--- What the task asks ---
Write out the data below in full, please. Keep every character as given.

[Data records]
■ ■ ■ ■

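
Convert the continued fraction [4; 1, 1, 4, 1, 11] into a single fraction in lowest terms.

591/130

Starting at the tail and folding back:
Start with 11.
1 + 1/(11/1) = 1 + 1/11 = 12/11
4 + 1/(12/11) = 4 + 11/12 = 59/12
1 + 1/(59/12) = 1 + 12/59 = 71/59
1 + 1/(71/59) = 1 + 59/71 = 130/71
4 + 1/(130/71) = 4 + 71/130 = 591/130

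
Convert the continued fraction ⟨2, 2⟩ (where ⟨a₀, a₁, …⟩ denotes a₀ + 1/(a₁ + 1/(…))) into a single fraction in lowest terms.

5/2

Start with 2.
2 + 1/(2/1) = 2 + 1/2 = 5/2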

■ ■ ■ ■

--- The answer ---
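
Convert the continued fraction [4; 1, 1, 4, 1, 11] into a single fraction in lowest terms.

591/130

Starting at the tail and folding back:
Start with 11.
1 + 1/(11/1) = 1 + 1/11 = 12/11
4 + 1/(12/11) = 4 + 11/12 = 59/12
1 + 1/(59/12) = 1 + 12/59 = 71/59
1 + 1/(71/59) = 1 + 59/71 = 130/71
4 + 1/(130/71) = 4 + 71/130 = 591/130

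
Convert the continued fraction ⟨2, 2⟩ (where ⟨a₀, a₁, …⟩ denotes a₀ + 1/(a₁ + 1/(…))) into a single fraction in lowest terms.

5/2

Start with 2.
2 + 1/(2/1) = 2 + 1/2 = 5/2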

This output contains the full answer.